Every record below must be set down again exactly as given.

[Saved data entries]
--------

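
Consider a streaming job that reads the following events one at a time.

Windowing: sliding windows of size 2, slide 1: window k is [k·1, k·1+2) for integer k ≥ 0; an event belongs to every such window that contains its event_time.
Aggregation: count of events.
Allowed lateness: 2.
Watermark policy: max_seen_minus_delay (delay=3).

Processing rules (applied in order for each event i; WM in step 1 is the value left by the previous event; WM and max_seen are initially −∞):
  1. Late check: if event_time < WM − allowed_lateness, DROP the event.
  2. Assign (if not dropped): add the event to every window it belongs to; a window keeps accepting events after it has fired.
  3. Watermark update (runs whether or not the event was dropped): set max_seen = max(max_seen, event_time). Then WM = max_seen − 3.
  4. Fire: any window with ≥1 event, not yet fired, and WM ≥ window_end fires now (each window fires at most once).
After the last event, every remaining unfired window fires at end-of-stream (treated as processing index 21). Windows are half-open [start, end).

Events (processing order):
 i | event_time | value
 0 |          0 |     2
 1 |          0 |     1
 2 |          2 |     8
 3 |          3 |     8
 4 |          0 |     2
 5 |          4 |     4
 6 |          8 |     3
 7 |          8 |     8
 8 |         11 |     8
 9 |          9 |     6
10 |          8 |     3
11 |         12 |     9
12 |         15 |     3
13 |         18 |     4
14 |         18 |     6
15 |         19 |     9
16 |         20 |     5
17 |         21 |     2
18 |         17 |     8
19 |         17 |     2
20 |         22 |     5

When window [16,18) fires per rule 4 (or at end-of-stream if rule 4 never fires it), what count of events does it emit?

i=0 t=0 v=2: → [0,2); WM=-3
i=1 t=0 v=1: → [0,2); WM=-3
i=2 t=2 v=8: → [2,4),[1,3); WM=-1
i=3 t=3 v=8: → [3,5),[2,4); WM=0
i=4 t=0 v=2: → [0,2); WM=0
i=5 t=4 v=4: → [4,6),[3,5); WM=1
i=6 t=8 v=3: → [8,10),[7,9); WM=5; [0,2) fires=3 [1,3) fires=1 [2,4) fires=2 [3,5) fires=2
i=7 t=8 v=8: → [8,10),[7,9); WM=5
i=8 t=11 v=8: → [11,13),[10,12); WM=8; [4,6) fires=1
i=9 t=9 v=6: → [9,11),[8,10); WM=8
i=10 t=8 v=3: → [8,10),[7,9); WM=8
i=11 t=12 v=9: → [12,14),[11,13); WM=9; [7,9) fires=3
i=12 t=15 v=3: → [15,17),[14,16); WM=12; [8,10) fires=4 [9,11) fires=1 [10,12) fires=1
i=13 t=18 v=4: → [18,20),[17,19); WM=15; [11,13) fires=2 [12,14) fires=1
i=14 t=18 v=6: → [18,20),[17,19); WM=15
i=15 t=19 v=9: → [19,21),[18,20); WM=16; [14,16) fires=1
i=16 t=20 v=5: → [20,22),[19,21); WM=17; [15,17) fires=1
i=17 t=21 v=2: → [21,23),[20,22); WM=18
i=18 t=17 v=8: → [17,19),[16,18); WM=18; [16,18) fires=1
i=19 t=17 v=2: → [17,19),[16,18); WM=18
i=20 t=22 v=5: → [22,24),[21,23); WM=19; [17,19) fires=4

1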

--------

EXERCISE ANSWER:
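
Consider a streaming job that reads the following events one at a time.

Windowing: sliding windows of size 2, slide 1: window k is [k·1, k·1+2) for integer k ≥ 0; an event belongs to every such window that contains its event_time.
Aggregation: count of events.
Allowed lateness: 2.
Watermark policy: max_seen_minus_delay (delay=3).

Processing rules (applied in order for each event i; WM in step 1 is the value left by the previous event; WM and max_seen are initially −∞):
  1. Late check: if event_time < WM − allowed_lateness, DROP the event.
  2. Assign (if not dropped): add the event to every window it belongs to; a window keeps accepting events after it has fired.
  3. Watermark update (runs whether or not the event was dropped): set max_seen = max(max_seen, event_time). Then WM = max_seen − 3.
  4. Fire: any window with ≥1 event, not yet fired, and WM ≥ window_end fires now (each window fires at most once).
After the last event, every remaining unfired window fires at end-of-stream (treated as processing index 21). Windows are half-open [start, end).

Events (processing order):
 i | event_time | value
 0 |          0 |     2
 1 |          0 |     1
 2 |          2 |     8
 3 |          3 |     8
 4 |          0 |     2
 5 |          4 |     4
 6 |          8 |     3
 7 |          8 |     8
 8 |         11 |     8
 9 |          9 |     6
10 |          8 |     3
11 |         12 |     9
12 |         15 |     3
13 |         18 |     4
14 |         18 |     6
15 |         19 |     9
16 |         20 |     5
17 |         21 |     2
18 |         17 |     8
19 |         17 |     2
20 |         22 |     5

When window [16,18) fires per rule 4 (or at end-of-stream if rule 4 never fires it), what count of events does it emit?

i=0 t=0 v=2: → [0,2); WM=-3
i=1 t=0 v=1: → [0,2); WM=-3
i=2 t=2 v=8: → [2,4),[1,3); WM=-1
i=3 t=3 v=8: → [3,5),[2,4); WM=0
i=4 t=0 v=2: → [0,2); WM=0
i=5 t=4 v=4: → [4,6),[3,5); WM=1
i=6 t=8 v=3: → [8,10),[7,9); WM=5; [0,2) fires=3 [1,3) fires=1 [2,4) fires=2 [3,5) fires=2
i=7 t=8 v=8: → [8,10),[7,9); WM=5
i=8 t=11 v=8: → [11,13),[10,12); WM=8; [4,6) fires=1
i=9 t=9 v=6: → [9,11),[8,10); WM=8
i=10 t=8 v=3: → [8,10),[7,9); WM=8
i=11 t=12 v=9: → [12,14),[11,13); WM=9; [7,9) fires=3
i=12 t=15 v=3: → [15,17),[14,16); WM=12; [8,10) fires=4 [9,11) fires=1 [10,12) fires=1
i=13 t=18 v=4: → [18,20),[17,19); WM=15; [11,13) fires=2 [12,14) fires=1
i=14 t=18 v=6: → [18,20),[17,19); WM=15
i=15 t=19 v=9: → [19,21),[18,20); WM=16; [14,16) fires=1
i=16 t=20 v=5: → [20,22),[19,21); WM=17; [15,17) fires=1
i=17 t=21 v=2: → [21,23),[20,22); WM=18
i=18 t=17 v=8: → [17,19),[16,18); WM=18; [16,18) fires=1
i=19 t=17 v=2: → [17,19),[16,18); WM=18
i=20 t=22 v=5: → [22,24),[21,23); WM=19; [17,19) fires=4

1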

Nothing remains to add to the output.